# Work order:
When transcribing the entries, keep each one exactly as it is.

Top of Given data

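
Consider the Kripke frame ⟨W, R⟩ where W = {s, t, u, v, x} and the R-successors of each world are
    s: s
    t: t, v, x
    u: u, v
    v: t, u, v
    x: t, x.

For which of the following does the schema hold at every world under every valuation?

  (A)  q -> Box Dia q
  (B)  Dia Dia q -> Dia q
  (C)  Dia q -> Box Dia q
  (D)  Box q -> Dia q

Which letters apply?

R is symmetric: every R-edge is matched by its reverse.
R is not transitive: t R v and v R u but not t R u.
R is not euclidean: t R v and t R x but not v R x.
R is serial: every world has an R-successor.
(A) axiom B: valid iff R is symmetric. R is symmetric — valid.
(B) Dia Dia q -> Dia q (the dual of axiom 4) characterises the transitive frames. R is not transitive — not valid.
(C) axiom 5: valid iff R is euclidean. R is not euclidean — not valid.
(D) Box q -> Dia q (axiom D) characterises the serial frames. R is serial — valid.

A, D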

Bottom of Given data

# Solution:
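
Consider the Kripke frame ⟨W, R⟩ where W = {s, t, u, v, x} and the R-successors of each world are
    s: s
    t: t, v, x
    u: u, v
    v: t, u, v
    x: t, x.

For which of the following does the schema hold at every world under every valuation?

  (A)  q -> Box Dia q
  (B)  Dia Dia q -> Dia q
  (C)  Dia q -> Box Dia q
  (D)  Box q -> Dia q

Which letters apply?

R is symmetric: every R-edge is matched by its reverse.
R is not transitive: t R v and v R u but not t R u.
R is not euclidean: t R v and t R x but not v R x.
R is serial: every world has an R-successor.
(A) axiom B: valid iff R is symmetric. R is symmetric — valid.
(B) Dia Dia q -> Dia q (the dual of axiom 4) characterises the transitive frames. R is not transitive — not valid.
(C) axiom 5: valid iff R is euclidean. R is not euclidean — not valid.
(D) Box q -> Dia q (axiom D) characterises the serial frames. R is serial — valid.

A, D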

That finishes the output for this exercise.